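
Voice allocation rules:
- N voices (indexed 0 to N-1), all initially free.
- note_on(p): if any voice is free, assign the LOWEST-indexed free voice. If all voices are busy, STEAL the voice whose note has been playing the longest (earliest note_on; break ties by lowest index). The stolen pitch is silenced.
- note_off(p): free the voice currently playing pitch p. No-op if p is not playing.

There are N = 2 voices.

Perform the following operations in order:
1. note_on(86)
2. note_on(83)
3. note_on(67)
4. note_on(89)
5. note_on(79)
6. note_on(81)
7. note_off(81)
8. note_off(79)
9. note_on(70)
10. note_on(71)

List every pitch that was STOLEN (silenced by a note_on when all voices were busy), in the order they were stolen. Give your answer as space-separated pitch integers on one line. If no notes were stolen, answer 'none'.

Op 1: note_on(86): voice 0 is free -> assigned | voices=[86 -]
Op 2: note_on(83): voice 1 is free -> assigned | voices=[86 83]
Op 3: note_on(67): all voices busy, STEAL voice 0 (pitch 86, oldest) -> assign | voices=[67 83]
Op 4: note_on(89): all voices busy, STEAL voice 1 (pitch 83, oldest) -> assign | voices=[67 89]
Op 5: note_on(79): all voices busy, STEAL voice 0 (pitch 67, oldest) -> assign | voices=[79 89]
Op 6: note_on(81): all voices busy, STEAL voice 1 (pitch 89, oldest) -> assign | voices=[79 81]
Op 7: note_off(81): free voice 1 | voices=[79 -]
Op 8: note_off(79): free voice 0 | voices=[- -]
Op 9: note_on(70): voice 0 is free -> assigned | voices=[70 -]
Op 10: note_on(71): voice 1 is free -> assigned | voices=[70 71]

Answer: 86 83 67 89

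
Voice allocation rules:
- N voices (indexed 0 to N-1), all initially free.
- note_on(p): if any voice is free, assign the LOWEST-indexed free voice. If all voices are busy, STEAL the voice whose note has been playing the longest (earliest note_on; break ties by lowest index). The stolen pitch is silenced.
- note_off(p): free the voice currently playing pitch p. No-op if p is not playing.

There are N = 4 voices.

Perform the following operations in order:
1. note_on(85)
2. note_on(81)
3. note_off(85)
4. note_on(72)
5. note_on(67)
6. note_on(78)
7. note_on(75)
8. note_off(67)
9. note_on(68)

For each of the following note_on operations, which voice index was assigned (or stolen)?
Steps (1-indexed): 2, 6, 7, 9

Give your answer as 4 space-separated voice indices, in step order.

Op 1: note_on(85): voice 0 is free -> assigned | voices=[85 - - -]
Op 2: note_on(81): voice 1 is free -> assigned | voices=[85 81 - -]
Op 3: note_off(85): free voice 0 | voices=[- 81 - -]
Op 4: note_on(72): voice 0 is free -> assigned | voices=[72 81 - -]
Op 5: note_on(67): voice 2 is free -> assigned | voices=[72 81 67 -]
Op 6: note_on(78): voice 3 is free -> assigned | voices=[72 81 67 78]
Op 7: note_on(75): all voices busy, STEAL voice 1 (pitch 81, oldest) -> assign | voices=[72 75 67 78]
Op 8: note_off(67): free voice 2 | voices=[72 75 - 78]
Op 9: note_on(68): voice 2 is free -> assigned | voices=[72 75 68 78]

Answer: 1 3 1 2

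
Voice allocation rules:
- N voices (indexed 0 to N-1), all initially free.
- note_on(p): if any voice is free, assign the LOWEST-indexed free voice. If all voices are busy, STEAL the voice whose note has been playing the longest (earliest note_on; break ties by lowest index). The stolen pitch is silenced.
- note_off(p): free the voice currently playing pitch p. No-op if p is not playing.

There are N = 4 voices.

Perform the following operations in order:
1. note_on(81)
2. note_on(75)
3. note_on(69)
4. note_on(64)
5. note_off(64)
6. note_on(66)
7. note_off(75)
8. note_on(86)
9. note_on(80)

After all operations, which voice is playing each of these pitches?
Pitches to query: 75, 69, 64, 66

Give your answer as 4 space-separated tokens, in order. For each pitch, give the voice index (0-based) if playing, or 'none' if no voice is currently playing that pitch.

Answer: none 2 none 3

Derivation:
Op 1: note_on(81): voice 0 is free -> assigned | voices=[81 - - -]
Op 2: note_on(75): voice 1 is free -> assigned | voices=[81 75 - -]
Op 3: note_on(69): voice 2 is free -> assigned | voices=[81 75 69 -]
Op 4: note_on(64): voice 3 is free -> assigned | voices=[81 75 69 64]
Op 5: note_off(64): free voice 3 | voices=[81 75 69 -]
Op 6: note_on(66): voice 3 is free -> assigned | voices=[81 75 69 66]
Op 7: note_off(75): free voice 1 | voices=[81 - 69 66]
Op 8: note_on(86): voice 1 is free -> assigned | voices=[81 86 69 66]
Op 9: note_on(80): all voices busy, STEAL voice 0 (pitch 81, oldest) -> assign | voices=[80 86 69 66]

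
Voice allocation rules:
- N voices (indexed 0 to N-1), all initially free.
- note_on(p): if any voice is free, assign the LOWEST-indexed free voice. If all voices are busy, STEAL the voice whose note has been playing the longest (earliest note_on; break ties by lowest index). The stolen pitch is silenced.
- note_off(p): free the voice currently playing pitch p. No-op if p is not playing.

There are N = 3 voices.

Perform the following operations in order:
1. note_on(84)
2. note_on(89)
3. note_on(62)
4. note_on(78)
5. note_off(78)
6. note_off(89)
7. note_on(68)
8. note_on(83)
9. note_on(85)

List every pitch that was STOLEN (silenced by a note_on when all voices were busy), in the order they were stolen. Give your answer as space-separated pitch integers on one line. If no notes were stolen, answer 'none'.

Answer: 84 62

Derivation:
Op 1: note_on(84): voice 0 is free -> assigned | voices=[84 - -]
Op 2: note_on(89): voice 1 is free -> assigned | voices=[84 89 -]
Op 3: note_on(62): voice 2 is free -> assigned | voices=[84 89 62]
Op 4: note_on(78): all voices busy, STEAL voice 0 (pitch 84, oldest) -> assign | voices=[78 89 62]
Op 5: note_off(78): free voice 0 | voices=[- 89 62]
Op 6: note_off(89): free voice 1 | voices=[- - 62]
Op 7: note_on(68): voice 0 is free -> assigned | voices=[68 - 62]
Op 8: note_on(83): voice 1 is free -> assigned | voices=[68 83 62]
Op 9: note_on(85): all voices busy, STEAL voice 2 (pitch 62, oldest) -> assign | voices=[68 83 85]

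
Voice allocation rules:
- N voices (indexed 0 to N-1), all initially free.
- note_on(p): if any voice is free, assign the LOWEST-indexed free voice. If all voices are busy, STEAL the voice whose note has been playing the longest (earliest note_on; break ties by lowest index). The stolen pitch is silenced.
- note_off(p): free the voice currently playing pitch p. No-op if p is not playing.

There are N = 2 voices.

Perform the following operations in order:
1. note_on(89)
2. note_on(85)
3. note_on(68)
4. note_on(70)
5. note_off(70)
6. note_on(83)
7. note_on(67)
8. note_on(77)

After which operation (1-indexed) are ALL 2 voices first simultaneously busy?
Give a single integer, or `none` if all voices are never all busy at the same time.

Op 1: note_on(89): voice 0 is free -> assigned | voices=[89 -]
Op 2: note_on(85): voice 1 is free -> assigned | voices=[89 85]
Op 3: note_on(68): all voices busy, STEAL voice 0 (pitch 89, oldest) -> assign | voices=[68 85]
Op 4: note_on(70): all voices busy, STEAL voice 1 (pitch 85, oldest) -> assign | voices=[68 70]
Op 5: note_off(70): free voice 1 | voices=[68 -]
Op 6: note_on(83): voice 1 is free -> assigned | voices=[68 83]
Op 7: note_on(67): all voices busy, STEAL voice 0 (pitch 68, oldest) -> assign | voices=[67 83]
Op 8: note_on(77): all voices busy, STEAL voice 1 (pitch 83, oldest) -> assign | voices=[67 77]

Answer: 2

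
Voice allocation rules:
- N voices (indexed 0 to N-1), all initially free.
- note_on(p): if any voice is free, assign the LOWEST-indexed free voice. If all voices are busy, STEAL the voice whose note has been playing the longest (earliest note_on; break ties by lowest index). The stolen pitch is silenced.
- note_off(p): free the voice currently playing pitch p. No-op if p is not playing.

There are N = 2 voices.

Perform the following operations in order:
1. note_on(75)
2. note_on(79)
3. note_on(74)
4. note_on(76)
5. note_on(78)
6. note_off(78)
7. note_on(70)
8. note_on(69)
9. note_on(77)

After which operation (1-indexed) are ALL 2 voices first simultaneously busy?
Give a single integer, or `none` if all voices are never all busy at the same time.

Answer: 2

Derivation:
Op 1: note_on(75): voice 0 is free -> assigned | voices=[75 -]
Op 2: note_on(79): voice 1 is free -> assigned | voices=[75 79]
Op 3: note_on(74): all voices busy, STEAL voice 0 (pitch 75, oldest) -> assign | voices=[74 79]
Op 4: note_on(76): all voices busy, STEAL voice 1 (pitch 79, oldest) -> assign | voices=[74 76]
Op 5: note_on(78): all voices busy, STEAL voice 0 (pitch 74, oldest) -> assign | voices=[78 76]
Op 6: note_off(78): free voice 0 | voices=[- 76]
Op 7: note_on(70): voice 0 is free -> assigned | voices=[70 76]
Op 8: note_on(69): all voices busy, STEAL voice 1 (pitch 76, oldest) -> assign | voices=[70 69]
Op 9: note_on(77): all voices busy, STEAL voice 0 (pitch 70, oldest) -> assign | voices=[77 69]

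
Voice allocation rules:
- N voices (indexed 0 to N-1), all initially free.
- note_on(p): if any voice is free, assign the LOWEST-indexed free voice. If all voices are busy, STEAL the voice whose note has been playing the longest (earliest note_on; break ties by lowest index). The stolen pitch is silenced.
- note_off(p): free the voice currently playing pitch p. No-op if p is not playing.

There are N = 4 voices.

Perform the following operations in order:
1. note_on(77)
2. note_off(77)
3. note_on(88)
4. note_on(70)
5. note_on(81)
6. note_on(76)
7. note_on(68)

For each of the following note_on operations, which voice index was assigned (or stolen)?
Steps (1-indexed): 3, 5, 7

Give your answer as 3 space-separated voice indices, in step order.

Op 1: note_on(77): voice 0 is free -> assigned | voices=[77 - - -]
Op 2: note_off(77): free voice 0 | voices=[- - - -]
Op 3: note_on(88): voice 0 is free -> assigned | voices=[88 - - -]
Op 4: note_on(70): voice 1 is free -> assigned | voices=[88 70 - -]
Op 5: note_on(81): voice 2 is free -> assigned | voices=[88 70 81 -]
Op 6: note_on(76): voice 3 is free -> assigned | voices=[88 70 81 76]
Op 7: note_on(68): all voices busy, STEAL voice 0 (pitch 88, oldest) -> assign | voices=[68 70 81 76]

Answer: 0 2 0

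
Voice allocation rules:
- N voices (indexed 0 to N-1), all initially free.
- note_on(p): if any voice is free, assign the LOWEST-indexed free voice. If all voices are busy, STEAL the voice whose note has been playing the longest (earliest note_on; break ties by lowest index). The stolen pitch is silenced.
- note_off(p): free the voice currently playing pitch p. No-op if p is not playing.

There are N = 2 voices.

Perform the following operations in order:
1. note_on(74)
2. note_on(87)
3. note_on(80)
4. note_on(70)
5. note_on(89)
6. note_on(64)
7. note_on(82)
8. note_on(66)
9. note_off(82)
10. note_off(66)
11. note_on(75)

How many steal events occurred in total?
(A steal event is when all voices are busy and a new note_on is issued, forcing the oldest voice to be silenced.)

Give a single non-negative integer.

Answer: 6

Derivation:
Op 1: note_on(74): voice 0 is free -> assigned | voices=[74 -]
Op 2: note_on(87): voice 1 is free -> assigned | voices=[74 87]
Op 3: note_on(80): all voices busy, STEAL voice 0 (pitch 74, oldest) -> assign | voices=[80 87]
Op 4: note_on(70): all voices busy, STEAL voice 1 (pitch 87, oldest) -> assign | voices=[80 70]
Op 5: note_on(89): all voices busy, STEAL voice 0 (pitch 80, oldest) -> assign | voices=[89 70]
Op 6: note_on(64): all voices busy, STEAL voice 1 (pitch 70, oldest) -> assign | voices=[89 64]
Op 7: note_on(82): all voices busy, STEAL voice 0 (pitch 89, oldest) -> assign | voices=[82 64]
Op 8: note_on(66): all voices busy, STEAL voice 1 (pitch 64, oldest) -> assign | voices=[82 66]
Op 9: note_off(82): free voice 0 | voices=[- 66]
Op 10: note_off(66): free voice 1 | voices=[- -]
Op 11: note_on(75): voice 0 is free -> assigned | voices=[75 -]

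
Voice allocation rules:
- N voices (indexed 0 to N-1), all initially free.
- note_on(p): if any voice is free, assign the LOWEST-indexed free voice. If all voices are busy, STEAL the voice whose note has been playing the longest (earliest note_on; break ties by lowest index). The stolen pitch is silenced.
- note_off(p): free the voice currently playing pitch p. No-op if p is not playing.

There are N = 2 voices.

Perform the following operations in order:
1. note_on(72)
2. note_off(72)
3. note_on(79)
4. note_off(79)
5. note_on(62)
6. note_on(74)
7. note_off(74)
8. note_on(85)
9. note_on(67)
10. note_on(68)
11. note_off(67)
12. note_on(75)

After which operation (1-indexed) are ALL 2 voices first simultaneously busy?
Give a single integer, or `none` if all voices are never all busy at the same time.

Answer: 6

Derivation:
Op 1: note_on(72): voice 0 is free -> assigned | voices=[72 -]
Op 2: note_off(72): free voice 0 | voices=[- -]
Op 3: note_on(79): voice 0 is free -> assigned | voices=[79 -]
Op 4: note_off(79): free voice 0 | voices=[- -]
Op 5: note_on(62): voice 0 is free -> assigned | voices=[62 -]
Op 6: note_on(74): voice 1 is free -> assigned | voices=[62 74]
Op 7: note_off(74): free voice 1 | voices=[62 -]
Op 8: note_on(85): voice 1 is free -> assigned | voices=[62 85]
Op 9: note_on(67): all voices busy, STEAL voice 0 (pitch 62, oldest) -> assign | voices=[67 85]
Op 10: note_on(68): all voices busy, STEAL voice 1 (pitch 85, oldest) -> assign | voices=[67 68]
Op 11: note_off(67): free voice 0 | voices=[- 68]
Op 12: note_on(75): voice 0 is free -> assigned | voices=[75 68]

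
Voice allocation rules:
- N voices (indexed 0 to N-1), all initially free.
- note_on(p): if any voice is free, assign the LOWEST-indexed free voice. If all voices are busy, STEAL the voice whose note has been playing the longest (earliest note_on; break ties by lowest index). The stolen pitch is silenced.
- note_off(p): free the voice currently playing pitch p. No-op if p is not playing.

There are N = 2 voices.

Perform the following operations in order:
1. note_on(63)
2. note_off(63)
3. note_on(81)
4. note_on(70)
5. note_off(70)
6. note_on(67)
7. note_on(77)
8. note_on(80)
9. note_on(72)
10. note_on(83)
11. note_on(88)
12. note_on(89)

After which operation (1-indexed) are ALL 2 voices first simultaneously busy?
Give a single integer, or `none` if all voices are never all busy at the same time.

Answer: 4

Derivation:
Op 1: note_on(63): voice 0 is free -> assigned | voices=[63 -]
Op 2: note_off(63): free voice 0 | voices=[- -]
Op 3: note_on(81): voice 0 is free -> assigned | voices=[81 -]
Op 4: note_on(70): voice 1 is free -> assigned | voices=[81 70]
Op 5: note_off(70): free voice 1 | voices=[81 -]
Op 6: note_on(67): voice 1 is free -> assigned | voices=[81 67]
Op 7: note_on(77): all voices busy, STEAL voice 0 (pitch 81, oldest) -> assign | voices=[77 67]
Op 8: note_on(80): all voices busy, STEAL voice 1 (pitch 67, oldest) -> assign | voices=[77 80]
Op 9: note_on(72): all voices busy, STEAL voice 0 (pitch 77, oldest) -> assign | voices=[72 80]
Op 10: note_on(83): all voices busy, STEAL voice 1 (pitch 80, oldest) -> assign | voices=[72 83]
Op 11: note_on(88): all voices busy, STEAL voice 0 (pitch 72, oldest) -> assign | voices=[88 83]
Op 12: note_on(89): all voices busy, STEAL voice 1 (pitch 83, oldest) -> assign | voices=[88 89]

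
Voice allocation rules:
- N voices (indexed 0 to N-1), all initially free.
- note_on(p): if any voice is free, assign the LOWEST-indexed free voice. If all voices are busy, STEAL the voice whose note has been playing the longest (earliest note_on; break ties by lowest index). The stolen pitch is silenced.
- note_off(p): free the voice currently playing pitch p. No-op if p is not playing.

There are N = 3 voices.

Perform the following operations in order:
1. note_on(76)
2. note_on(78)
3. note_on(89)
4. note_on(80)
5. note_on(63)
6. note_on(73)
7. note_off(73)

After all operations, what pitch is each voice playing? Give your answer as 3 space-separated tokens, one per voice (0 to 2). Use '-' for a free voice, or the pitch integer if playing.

Op 1: note_on(76): voice 0 is free -> assigned | voices=[76 - -]
Op 2: note_on(78): voice 1 is free -> assigned | voices=[76 78 -]
Op 3: note_on(89): voice 2 is free -> assigned | voices=[76 78 89]
Op 4: note_on(80): all voices busy, STEAL voice 0 (pitch 76, oldest) -> assign | voices=[80 78 89]
Op 5: note_on(63): all voices busy, STEAL voice 1 (pitch 78, oldest) -> assign | voices=[80 63 89]
Op 6: note_on(73): all voices busy, STEAL voice 2 (pitch 89, oldest) -> assign | voices=[80 63 73]
Op 7: note_off(73): free voice 2 | voices=[80 63 -]

Answer: 80 63 -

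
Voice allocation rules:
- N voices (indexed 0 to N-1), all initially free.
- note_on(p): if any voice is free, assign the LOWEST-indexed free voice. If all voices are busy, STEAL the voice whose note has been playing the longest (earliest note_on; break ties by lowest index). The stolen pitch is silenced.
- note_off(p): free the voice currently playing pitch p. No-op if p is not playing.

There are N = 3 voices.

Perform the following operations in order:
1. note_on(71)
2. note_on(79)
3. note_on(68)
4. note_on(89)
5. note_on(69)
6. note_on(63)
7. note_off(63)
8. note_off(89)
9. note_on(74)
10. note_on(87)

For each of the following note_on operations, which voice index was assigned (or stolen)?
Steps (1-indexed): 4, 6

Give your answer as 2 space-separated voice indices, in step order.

Op 1: note_on(71): voice 0 is free -> assigned | voices=[71 - -]
Op 2: note_on(79): voice 1 is free -> assigned | voices=[71 79 -]
Op 3: note_on(68): voice 2 is free -> assigned | voices=[71 79 68]
Op 4: note_on(89): all voices busy, STEAL voice 0 (pitch 71, oldest) -> assign | voices=[89 79 68]
Op 5: note_on(69): all voices busy, STEAL voice 1 (pitch 79, oldest) -> assign | voices=[89 69 68]
Op 6: note_on(63): all voices busy, STEAL voice 2 (pitch 68, oldest) -> assign | voices=[89 69 63]
Op 7: note_off(63): free voice 2 | voices=[89 69 -]
Op 8: note_off(89): free voice 0 | voices=[- 69 -]
Op 9: note_on(74): voice 0 is free -> assigned | voices=[74 69 -]
Op 10: note_on(87): voice 2 is free -> assigned | voices=[74 69 87]

Answer: 0 2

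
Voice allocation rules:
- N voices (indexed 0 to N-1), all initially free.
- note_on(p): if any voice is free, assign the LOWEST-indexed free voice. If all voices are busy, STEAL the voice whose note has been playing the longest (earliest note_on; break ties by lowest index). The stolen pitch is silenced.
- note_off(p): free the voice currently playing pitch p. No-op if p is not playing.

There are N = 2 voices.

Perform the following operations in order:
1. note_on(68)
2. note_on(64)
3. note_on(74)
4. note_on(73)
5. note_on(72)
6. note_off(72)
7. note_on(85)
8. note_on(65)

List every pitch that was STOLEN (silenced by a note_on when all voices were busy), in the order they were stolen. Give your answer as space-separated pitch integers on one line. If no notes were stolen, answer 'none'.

Answer: 68 64 74 73

Derivation:
Op 1: note_on(68): voice 0 is free -> assigned | voices=[68 -]
Op 2: note_on(64): voice 1 is free -> assigned | voices=[68 64]
Op 3: note_on(74): all voices busy, STEAL voice 0 (pitch 68, oldest) -> assign | voices=[74 64]
Op 4: note_on(73): all voices busy, STEAL voice 1 (pitch 64, oldest) -> assign | voices=[74 73]
Op 5: note_on(72): all voices busy, STEAL voice 0 (pitch 74, oldest) -> assign | voices=[72 73]
Op 6: note_off(72): free voice 0 | voices=[- 73]
Op 7: note_on(85): voice 0 is free -> assigned | voices=[85 73]
Op 8: note_on(65): all voices busy, STEAL voice 1 (pitch 73, oldest) -> assign | voices=[85 65]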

**TRY IT:** Search the listing for the string "Steps". Copy each line where it is found.

**TASK RESPONSE:**
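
Steps (1-indexed): 2, 6, 7, 9
Steps (1-indexed): 3, 5, 7
Steps (1-indexed): 4, 6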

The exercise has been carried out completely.